(Excerpted records Opens)

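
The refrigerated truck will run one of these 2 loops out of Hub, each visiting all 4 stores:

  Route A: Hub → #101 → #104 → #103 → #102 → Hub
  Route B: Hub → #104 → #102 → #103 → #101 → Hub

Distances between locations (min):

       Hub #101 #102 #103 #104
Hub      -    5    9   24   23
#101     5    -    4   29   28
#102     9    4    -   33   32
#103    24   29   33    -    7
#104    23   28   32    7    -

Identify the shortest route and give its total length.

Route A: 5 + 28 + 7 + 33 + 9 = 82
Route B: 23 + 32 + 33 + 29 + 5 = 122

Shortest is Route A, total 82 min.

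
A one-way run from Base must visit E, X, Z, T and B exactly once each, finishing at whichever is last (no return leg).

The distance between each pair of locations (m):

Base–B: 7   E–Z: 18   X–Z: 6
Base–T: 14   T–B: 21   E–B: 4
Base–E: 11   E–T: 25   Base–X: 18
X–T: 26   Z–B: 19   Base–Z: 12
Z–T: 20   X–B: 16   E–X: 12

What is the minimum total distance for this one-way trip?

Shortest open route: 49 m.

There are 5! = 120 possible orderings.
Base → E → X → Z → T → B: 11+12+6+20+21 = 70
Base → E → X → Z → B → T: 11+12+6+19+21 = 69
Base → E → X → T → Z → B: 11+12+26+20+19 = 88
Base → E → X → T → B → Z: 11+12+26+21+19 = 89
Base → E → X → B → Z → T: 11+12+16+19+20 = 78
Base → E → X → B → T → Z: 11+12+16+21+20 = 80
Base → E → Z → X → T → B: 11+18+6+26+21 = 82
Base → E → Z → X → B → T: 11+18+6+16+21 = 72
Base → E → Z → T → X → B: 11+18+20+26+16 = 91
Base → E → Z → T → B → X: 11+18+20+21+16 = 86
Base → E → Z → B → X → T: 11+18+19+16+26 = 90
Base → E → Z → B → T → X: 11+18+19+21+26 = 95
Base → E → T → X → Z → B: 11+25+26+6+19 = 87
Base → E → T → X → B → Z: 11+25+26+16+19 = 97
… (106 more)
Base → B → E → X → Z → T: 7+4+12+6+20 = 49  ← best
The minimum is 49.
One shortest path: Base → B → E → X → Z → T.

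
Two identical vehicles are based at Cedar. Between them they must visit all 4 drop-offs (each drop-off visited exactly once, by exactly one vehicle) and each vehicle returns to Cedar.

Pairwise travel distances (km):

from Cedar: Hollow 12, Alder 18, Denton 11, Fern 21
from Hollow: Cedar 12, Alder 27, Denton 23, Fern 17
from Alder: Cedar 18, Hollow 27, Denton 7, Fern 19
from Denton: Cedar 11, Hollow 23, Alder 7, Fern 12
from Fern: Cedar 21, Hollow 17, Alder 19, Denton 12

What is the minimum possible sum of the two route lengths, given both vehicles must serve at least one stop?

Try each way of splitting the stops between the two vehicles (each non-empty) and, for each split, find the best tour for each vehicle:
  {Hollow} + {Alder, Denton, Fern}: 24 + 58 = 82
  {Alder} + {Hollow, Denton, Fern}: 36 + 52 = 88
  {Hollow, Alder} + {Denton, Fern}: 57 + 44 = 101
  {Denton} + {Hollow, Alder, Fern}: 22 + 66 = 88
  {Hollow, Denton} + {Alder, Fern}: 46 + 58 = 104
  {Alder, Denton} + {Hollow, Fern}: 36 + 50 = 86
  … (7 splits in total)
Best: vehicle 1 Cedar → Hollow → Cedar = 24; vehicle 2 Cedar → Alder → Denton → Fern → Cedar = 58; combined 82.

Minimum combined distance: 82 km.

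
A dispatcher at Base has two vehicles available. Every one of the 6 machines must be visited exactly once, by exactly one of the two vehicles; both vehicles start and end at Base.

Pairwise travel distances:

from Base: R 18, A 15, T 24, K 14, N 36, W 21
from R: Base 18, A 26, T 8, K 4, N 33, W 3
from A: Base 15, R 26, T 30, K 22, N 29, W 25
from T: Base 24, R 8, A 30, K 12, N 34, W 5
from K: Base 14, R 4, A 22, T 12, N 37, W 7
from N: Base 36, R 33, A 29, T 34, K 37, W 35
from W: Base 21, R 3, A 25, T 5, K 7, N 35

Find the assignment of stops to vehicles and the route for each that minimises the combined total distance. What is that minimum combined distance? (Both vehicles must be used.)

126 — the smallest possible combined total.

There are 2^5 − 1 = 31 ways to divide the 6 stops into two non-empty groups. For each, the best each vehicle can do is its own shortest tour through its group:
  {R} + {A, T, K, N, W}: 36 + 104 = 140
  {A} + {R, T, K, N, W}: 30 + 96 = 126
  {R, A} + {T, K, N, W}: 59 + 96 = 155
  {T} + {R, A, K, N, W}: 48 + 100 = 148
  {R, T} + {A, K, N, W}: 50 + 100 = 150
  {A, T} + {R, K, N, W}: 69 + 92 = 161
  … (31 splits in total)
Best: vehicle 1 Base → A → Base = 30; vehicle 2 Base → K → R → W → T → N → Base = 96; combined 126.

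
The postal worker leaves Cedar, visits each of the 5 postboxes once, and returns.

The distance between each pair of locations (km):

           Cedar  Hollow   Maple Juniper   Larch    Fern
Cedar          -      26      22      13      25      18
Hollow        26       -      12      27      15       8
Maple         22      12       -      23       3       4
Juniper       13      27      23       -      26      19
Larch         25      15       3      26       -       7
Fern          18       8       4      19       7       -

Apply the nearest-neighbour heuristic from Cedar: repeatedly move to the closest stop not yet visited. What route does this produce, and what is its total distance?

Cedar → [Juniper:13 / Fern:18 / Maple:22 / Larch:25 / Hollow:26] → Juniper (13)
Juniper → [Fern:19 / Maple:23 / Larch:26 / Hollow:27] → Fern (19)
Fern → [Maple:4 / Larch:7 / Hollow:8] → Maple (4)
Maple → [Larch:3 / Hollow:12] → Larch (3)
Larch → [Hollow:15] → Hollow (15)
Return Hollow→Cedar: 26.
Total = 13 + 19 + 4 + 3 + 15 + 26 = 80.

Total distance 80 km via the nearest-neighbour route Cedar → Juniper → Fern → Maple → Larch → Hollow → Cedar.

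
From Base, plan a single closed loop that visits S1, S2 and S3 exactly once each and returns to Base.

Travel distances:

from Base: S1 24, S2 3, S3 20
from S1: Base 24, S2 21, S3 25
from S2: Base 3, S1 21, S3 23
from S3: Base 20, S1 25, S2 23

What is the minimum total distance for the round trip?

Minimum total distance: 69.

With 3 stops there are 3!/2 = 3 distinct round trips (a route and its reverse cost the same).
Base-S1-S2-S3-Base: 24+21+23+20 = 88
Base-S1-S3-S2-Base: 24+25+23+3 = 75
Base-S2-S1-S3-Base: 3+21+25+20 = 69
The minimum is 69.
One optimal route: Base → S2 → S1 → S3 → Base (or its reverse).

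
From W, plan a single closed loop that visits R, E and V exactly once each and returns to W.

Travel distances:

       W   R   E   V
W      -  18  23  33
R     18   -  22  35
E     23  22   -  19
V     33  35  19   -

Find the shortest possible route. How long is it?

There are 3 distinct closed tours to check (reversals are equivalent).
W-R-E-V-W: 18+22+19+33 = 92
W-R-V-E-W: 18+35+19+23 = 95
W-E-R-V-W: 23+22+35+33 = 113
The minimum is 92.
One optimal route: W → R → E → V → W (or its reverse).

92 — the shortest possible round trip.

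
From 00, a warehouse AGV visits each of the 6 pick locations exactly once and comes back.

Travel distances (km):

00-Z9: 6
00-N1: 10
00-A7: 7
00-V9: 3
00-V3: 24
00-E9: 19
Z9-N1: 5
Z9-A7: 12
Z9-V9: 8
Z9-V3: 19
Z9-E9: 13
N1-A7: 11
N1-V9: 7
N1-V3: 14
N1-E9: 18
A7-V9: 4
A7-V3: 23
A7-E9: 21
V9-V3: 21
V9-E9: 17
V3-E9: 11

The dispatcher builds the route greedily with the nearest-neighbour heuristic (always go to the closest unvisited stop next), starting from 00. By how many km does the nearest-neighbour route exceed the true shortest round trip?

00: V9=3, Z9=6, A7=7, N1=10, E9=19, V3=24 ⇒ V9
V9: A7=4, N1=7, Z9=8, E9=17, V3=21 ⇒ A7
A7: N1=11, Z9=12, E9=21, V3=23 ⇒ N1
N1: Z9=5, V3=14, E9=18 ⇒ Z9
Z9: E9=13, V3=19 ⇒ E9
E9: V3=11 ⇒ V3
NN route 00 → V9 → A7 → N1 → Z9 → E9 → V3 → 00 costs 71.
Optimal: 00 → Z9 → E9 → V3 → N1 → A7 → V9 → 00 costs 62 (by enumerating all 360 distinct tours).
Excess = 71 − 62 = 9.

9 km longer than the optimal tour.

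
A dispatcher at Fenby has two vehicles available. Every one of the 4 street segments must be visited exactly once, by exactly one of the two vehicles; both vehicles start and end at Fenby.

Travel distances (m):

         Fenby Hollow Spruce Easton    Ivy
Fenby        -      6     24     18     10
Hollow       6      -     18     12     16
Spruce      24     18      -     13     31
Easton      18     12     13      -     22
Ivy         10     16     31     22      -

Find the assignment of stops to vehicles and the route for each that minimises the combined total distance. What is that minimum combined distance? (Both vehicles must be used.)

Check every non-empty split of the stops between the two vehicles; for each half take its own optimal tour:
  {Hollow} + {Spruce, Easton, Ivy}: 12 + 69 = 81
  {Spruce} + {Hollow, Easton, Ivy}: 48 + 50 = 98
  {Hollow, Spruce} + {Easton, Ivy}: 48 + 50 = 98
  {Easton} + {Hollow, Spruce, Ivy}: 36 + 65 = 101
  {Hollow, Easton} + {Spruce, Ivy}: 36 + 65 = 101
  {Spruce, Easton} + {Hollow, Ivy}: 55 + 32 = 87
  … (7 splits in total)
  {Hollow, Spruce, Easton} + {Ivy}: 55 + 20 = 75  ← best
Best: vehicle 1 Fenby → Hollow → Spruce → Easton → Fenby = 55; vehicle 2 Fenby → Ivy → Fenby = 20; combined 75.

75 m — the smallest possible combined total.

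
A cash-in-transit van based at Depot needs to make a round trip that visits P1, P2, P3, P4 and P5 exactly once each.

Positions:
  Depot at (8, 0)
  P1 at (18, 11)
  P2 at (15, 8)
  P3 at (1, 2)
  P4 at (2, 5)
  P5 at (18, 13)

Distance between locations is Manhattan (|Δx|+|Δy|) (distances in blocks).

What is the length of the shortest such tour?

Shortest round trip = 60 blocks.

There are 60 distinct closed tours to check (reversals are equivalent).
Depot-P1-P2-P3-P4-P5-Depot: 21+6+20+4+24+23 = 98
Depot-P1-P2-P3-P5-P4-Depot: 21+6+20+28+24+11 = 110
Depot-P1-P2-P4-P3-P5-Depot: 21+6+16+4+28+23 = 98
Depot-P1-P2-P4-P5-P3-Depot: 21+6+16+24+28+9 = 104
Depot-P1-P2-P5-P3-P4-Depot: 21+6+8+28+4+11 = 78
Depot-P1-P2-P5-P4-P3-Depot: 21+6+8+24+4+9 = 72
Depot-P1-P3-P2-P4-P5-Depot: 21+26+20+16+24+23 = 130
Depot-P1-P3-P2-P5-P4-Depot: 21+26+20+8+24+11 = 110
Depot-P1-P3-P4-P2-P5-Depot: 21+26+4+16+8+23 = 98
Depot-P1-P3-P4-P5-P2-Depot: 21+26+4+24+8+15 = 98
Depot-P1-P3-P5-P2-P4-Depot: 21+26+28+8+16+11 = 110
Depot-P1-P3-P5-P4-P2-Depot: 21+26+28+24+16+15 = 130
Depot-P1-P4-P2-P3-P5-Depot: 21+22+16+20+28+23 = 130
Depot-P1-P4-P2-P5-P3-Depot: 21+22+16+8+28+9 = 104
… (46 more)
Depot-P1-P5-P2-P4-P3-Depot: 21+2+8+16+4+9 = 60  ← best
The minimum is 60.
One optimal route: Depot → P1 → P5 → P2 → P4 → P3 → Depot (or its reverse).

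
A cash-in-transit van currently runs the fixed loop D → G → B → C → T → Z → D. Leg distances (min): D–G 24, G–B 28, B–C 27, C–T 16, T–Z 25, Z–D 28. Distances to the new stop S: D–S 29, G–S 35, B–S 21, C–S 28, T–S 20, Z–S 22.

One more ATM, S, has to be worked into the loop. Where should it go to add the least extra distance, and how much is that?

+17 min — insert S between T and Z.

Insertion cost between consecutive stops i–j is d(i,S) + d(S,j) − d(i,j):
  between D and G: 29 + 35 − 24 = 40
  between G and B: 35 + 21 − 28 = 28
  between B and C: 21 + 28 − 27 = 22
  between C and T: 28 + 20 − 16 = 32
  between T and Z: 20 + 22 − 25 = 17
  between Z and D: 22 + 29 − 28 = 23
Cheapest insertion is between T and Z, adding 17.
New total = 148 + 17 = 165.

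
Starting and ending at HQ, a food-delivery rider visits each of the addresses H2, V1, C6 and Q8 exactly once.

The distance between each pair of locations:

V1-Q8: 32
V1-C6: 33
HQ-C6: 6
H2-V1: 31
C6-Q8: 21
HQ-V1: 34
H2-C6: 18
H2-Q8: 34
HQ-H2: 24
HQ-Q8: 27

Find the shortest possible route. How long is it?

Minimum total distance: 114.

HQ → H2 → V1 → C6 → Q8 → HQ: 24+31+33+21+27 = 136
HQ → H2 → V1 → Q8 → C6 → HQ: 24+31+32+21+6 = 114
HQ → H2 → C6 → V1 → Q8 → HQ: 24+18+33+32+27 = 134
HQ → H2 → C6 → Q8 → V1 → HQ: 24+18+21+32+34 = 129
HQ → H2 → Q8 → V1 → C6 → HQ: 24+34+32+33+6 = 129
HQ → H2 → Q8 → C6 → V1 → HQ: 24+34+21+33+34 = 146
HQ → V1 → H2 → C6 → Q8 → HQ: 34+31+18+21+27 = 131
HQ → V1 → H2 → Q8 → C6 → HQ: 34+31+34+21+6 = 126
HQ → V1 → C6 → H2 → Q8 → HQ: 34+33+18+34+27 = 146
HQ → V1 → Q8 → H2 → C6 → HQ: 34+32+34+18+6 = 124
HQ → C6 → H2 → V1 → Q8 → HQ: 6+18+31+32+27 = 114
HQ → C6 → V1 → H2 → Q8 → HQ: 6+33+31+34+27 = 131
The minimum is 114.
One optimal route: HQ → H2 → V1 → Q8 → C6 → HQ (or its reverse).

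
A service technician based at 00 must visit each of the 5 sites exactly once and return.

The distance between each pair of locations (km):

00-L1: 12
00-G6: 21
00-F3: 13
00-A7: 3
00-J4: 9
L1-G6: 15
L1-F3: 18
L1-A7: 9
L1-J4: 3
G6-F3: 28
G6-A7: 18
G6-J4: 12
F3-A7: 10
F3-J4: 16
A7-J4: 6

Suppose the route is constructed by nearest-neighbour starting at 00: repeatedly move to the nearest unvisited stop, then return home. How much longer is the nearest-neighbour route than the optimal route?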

(Excerpted records Closes)

### Problem to solve
In the entries above, the lines from the one bearing "from Hollow: Cedar" up to and including the one bearing "from W: Base 21, R 3, A 25, T 5, K 7, N 35" should be transcribed exactly; no other line is wanted.

### Exercise answer
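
from Hollow: Cedar 12, Alder 27, Denton 23, Fern 17
from Alder: Cedar 18, Hollow 27, Denton 7, Fern 19
from Denton: Cedar 11, Hollow 23, Alder 7, Fern 12
from Fern: Cedar 21, Hollow 17, Alder 19, Denton 12

What is the minimum possible sum of the two route lengths, given both vehicles must serve at least one stop?

Try each way of splitting the stops between the two vehicles (each non-empty) and, for each split, find the best tour for each vehicle:
  {Hollow} + {Alder, Denton, Fern}: 24 + 58 = 82
  {Alder} + {Hollow, Denton, Fern}: 36 + 52 = 88
  {Hollow, Alder} + {Denton, Fern}: 57 + 44 = 101
  {Denton} + {Hollow, Alder, Fern}: 22 + 66 = 88
  {Hollow, Denton} + {Alder, Fern}: 46 + 58 = 104
  {Alder, Denton} + {Hollow, Fern}: 36 + 50 = 86
  … (7 splits in total)
Best: vehicle 1 Cedar → Hollow → Cedar = 24; vehicle 2 Cedar → Alder → Denton → Fern → Cedar = 58; combined 82.

Minimum combined distance: 82 km.

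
A dispatcher at Base has two vehicles available. Every one of the 6 machines must be visited exactly once, by exactly one of the two vehicles; both vehicles start and end at Base.

Pairwise travel distances:

from Base: R 18, A 15, T 24, K 14, N 36, W 21
from R: Base 18, A 26, T 8, K 4, N 33, W 3
from A: Base 15, R 26, T 30, K 22, N 29, W 25
from T: Base 24, R 8, A 30, K 12, N 34, W 5
from K: Base 14, R 4, A 22, T 12, N 37, W 7
from N: Base 36, R 33, A 29, T 34, K 37, W 35
from W: Base 21, R 3, A 25, T 5, K 7, N 35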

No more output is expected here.